Stored items
···

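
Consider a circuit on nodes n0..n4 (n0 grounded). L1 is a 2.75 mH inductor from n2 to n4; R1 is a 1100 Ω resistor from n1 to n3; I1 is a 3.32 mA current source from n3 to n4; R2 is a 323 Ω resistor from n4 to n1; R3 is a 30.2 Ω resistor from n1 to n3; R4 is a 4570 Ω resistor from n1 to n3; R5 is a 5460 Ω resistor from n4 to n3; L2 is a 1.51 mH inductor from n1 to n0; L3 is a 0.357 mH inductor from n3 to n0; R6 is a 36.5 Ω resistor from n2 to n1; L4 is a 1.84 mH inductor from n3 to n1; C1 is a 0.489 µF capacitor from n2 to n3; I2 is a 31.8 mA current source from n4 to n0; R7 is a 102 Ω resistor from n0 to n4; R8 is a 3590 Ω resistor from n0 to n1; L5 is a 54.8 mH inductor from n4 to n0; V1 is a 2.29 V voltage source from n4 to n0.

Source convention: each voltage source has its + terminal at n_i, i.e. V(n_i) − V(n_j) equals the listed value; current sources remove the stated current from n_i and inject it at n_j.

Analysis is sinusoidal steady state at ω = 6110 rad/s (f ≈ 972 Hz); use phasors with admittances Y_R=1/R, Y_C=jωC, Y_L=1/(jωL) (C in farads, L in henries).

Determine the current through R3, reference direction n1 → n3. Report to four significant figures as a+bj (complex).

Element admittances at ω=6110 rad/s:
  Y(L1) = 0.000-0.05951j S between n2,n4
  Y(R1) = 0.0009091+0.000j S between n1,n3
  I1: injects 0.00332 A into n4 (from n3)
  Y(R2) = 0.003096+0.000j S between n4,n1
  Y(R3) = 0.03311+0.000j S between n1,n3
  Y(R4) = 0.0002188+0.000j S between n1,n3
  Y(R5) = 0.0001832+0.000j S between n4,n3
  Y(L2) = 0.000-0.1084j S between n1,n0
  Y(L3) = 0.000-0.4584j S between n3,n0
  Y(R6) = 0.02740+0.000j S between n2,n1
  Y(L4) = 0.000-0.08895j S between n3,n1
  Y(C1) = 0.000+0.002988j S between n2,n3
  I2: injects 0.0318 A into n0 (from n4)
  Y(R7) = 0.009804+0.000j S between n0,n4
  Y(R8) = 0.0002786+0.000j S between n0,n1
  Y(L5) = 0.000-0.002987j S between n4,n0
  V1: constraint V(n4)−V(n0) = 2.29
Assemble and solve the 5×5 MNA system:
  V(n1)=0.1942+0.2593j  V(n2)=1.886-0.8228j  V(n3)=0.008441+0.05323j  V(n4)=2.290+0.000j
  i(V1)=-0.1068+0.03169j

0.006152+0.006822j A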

···

● ASSIGNED TASK: Output exactly the lines from the one containing "Analysis is sinusoidal" through the last line of the records, both included. Output nothing else.

● ANSWER BELOW:
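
Analysis is sinusoidal steady state at ω = 6110 rad/s (f ≈ 972 Hz); use phasors with admittances Y_R=1/R, Y_C=jωC, Y_L=1/(jωL) (C in farads, L in henries).

Determine the current through R3, reference direction n1 → n3. Report to four significant figures as a+bj (complex).

Element admittances at ω=6110 rad/s:
  Y(L1) = 0.000-0.05951j S between n2,n4
  Y(R1) = 0.0009091+0.000j S between n1,n3
  I1: injects 0.00332 A into n4 (from n3)
  Y(R2) = 0.003096+0.000j S between n4,n1
  Y(R3) = 0.03311+0.000j S between n1,n3
  Y(R4) = 0.0002188+0.000j S between n1,n3
  Y(R5) = 0.0001832+0.000j S between n4,n3
  Y(L2) = 0.000-0.1084j S between n1,n0
  Y(L3) = 0.000-0.4584j S between n3,n0
  Y(R6) = 0.02740+0.000j S between n2,n1
  Y(L4) = 0.000-0.08895j S between n3,n1
  Y(C1) = 0.000+0.002988j S between n2,n3
  I2: injects 0.0318 A into n0 (from n4)
  Y(R7) = 0.009804+0.000j S between n0,n4
  Y(R8) = 0.0002786+0.000j S between n0,n1
  Y(L5) = 0.000-0.002987j S between n4,n0
  V1: constraint V(n4)−V(n0) = 2.29
Assemble and solve the 5×5 MNA system:
  V(n1)=0.1942+0.2593j  V(n2)=1.886-0.8228j  V(n3)=0.008441+0.05323j  V(n4)=2.290+0.000j
  i(V1)=-0.1068+0.03169j

0.006152+0.006822j A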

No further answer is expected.